__Directions__:
Would you write the data out once more, exactly as it is?

__Supplied entries__:
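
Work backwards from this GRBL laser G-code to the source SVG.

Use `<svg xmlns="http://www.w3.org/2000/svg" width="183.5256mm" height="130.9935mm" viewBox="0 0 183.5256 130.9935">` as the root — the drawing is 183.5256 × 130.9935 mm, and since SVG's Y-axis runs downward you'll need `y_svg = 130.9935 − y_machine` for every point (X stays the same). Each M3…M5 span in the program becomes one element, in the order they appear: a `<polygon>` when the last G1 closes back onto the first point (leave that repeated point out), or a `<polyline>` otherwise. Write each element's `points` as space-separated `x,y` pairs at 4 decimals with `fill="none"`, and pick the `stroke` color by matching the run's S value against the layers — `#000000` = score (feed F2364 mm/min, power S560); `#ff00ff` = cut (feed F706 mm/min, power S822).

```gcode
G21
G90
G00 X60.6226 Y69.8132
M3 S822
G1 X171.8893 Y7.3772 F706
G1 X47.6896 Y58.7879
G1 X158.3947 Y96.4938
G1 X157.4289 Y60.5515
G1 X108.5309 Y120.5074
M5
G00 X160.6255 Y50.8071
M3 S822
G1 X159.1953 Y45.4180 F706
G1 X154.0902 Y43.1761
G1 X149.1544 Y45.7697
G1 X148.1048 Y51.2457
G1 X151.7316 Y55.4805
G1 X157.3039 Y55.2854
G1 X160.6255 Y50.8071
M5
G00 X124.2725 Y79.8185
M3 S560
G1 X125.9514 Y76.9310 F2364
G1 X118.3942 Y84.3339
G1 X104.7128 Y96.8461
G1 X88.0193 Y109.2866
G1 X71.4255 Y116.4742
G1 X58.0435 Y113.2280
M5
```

<svg xmlns="http://www.w3.org/2000/svg" width="183.5256mm" height="130.9935mm" viewBox="0 0 183.5256 130.9935">
  <polyline points="60.6226,61.1803 171.8893,123.6163 47.6896,72.2056 158.3947,34.4997 157.4289,70.4420 108.5309,10.4861" fill="none" stroke="#ff00ff"/>
  <polygon points="160.6255,80.1864 159.1953,85.5755 154.0902,87.8174 149.1544,85.2238 148.1048,79.7478 151.7316,75.5130 157.3039,75.7081" fill="none" stroke="#ff00ff"/>
  <polyline points="124.2725,51.1750 125.9514,54.0625 118.3942,46.6596 104.7128,34.1474 88.0193,21.7069 71.4255,14.5193 58.0435,17.7655" fill="none" stroke="#000000"/>
</svg>

y_svg = 130.9935 − y_m.

[1] S822→`#ff00ff` (cut); open run; points: 60.6226,61.1803 171.8893,123.6163 47.6896,72.2056 158.3947,34.4997 157.4289,70.4420 108.5309,10.4861

[2] S822→`#ff00ff` (cut); closed run; points: 160.6255,80.1864 159.1953,85.5755 154.0902,87.8174 149.1544,85.2238 148.1048,79.7478 151.7316,75.5130 157.3039,75.7081

[3] S560→`#000000` (score); open run; points: 124.2725,51.1750 125.9514,54.0625 118.3942,46.6596 104.7128,34.1474 88.0193,21.7069 71.4255,14.5193 58.0435,17.7655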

__Response__:
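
Work backwards from this GRBL laser G-code to the source SVG.

Use `<svg xmlns="http://www.w3.org/2000/svg" width="183.5256mm" height="130.9935mm" viewBox="0 0 183.5256 130.9935">` as the root — the drawing is 183.5256 × 130.9935 mm, and since SVG's Y-axis runs downward you'll need `y_svg = 130.9935 − y_machine` for every point (X stays the same). Each M3…M5 span in the program becomes one element, in the order they appear: a `<polygon>` when the last G1 closes back onto the first point (leave that repeated point out), or a `<polyline>` otherwise. Write each element's `points` as space-separated `x,y` pairs at 4 decimals with `fill="none"`, and pick the `stroke` color by matching the run's S value against the layers — `#000000` = score (feed F2364 mm/min, power S560); `#ff00ff` = cut (feed F706 mm/min, power S822).

```gcode
G21
G90
G00 X60.6226 Y69.8132
M3 S822
G1 X171.8893 Y7.3772 F706
G1 X47.6896 Y58.7879
G1 X158.3947 Y96.4938
G1 X157.4289 Y60.5515
G1 X108.5309 Y120.5074
M5
G00 X160.6255 Y50.8071
M3 S822
G1 X159.1953 Y45.4180 F706
G1 X154.0902 Y43.1761
G1 X149.1544 Y45.7697
G1 X148.1048 Y51.2457
G1 X151.7316 Y55.4805
G1 X157.3039 Y55.2854
G1 X160.6255 Y50.8071
M5
G00 X124.2725 Y79.8185
M3 S560
G1 X125.9514 Y76.9310 F2364
G1 X118.3942 Y84.3339
G1 X104.7128 Y96.8461
G1 X88.0193 Y109.2866
G1 X71.4255 Y116.4742
G1 X58.0435 Y113.2280
M5
```

<svg xmlns="http://www.w3.org/2000/svg" width="183.5256mm" height="130.9935mm" viewBox="0 0 183.5256 130.9935">
  <polyline points="60.6226,61.1803 171.8893,123.6163 47.6896,72.2056 158.3947,34.4997 157.4289,70.4420 108.5309,10.4861" fill="none" stroke="#ff00ff"/>
  <polygon points="160.6255,80.1864 159.1953,85.5755 154.0902,87.8174 149.1544,85.2238 148.1048,79.7478 151.7316,75.5130 157.3039,75.7081" fill="none" stroke="#ff00ff"/>
  <polyline points="124.2725,51.1750 125.9514,54.0625 118.3942,46.6596 104.7128,34.1474 88.0193,21.7069 71.4255,14.5193 58.0435,17.7655" fill="none" stroke="#000000"/>
</svg>

y_svg = 130.9935 − y_m.

[1] S822→`#ff00ff` (cut); open run; points: 60.6226,61.1803 171.8893,123.6163 47.6896,72.2056 158.3947,34.4997 157.4289,70.4420 108.5309,10.4861

[2] S822→`#ff00ff` (cut); closed run; points: 160.6255,80.1864 159.1953,85.5755 154.0902,87.8174 149.1544,85.2238 148.1048,79.7478 151.7316,75.5130 157.3039,75.7081

[3] S560→`#000000` (score); open run; points: 124.2725,51.1750 125.9514,54.0625 118.3942,46.6596 104.7128,34.1474 88.0193,21.7069 71.4255,14.5193 58.0435,17.7655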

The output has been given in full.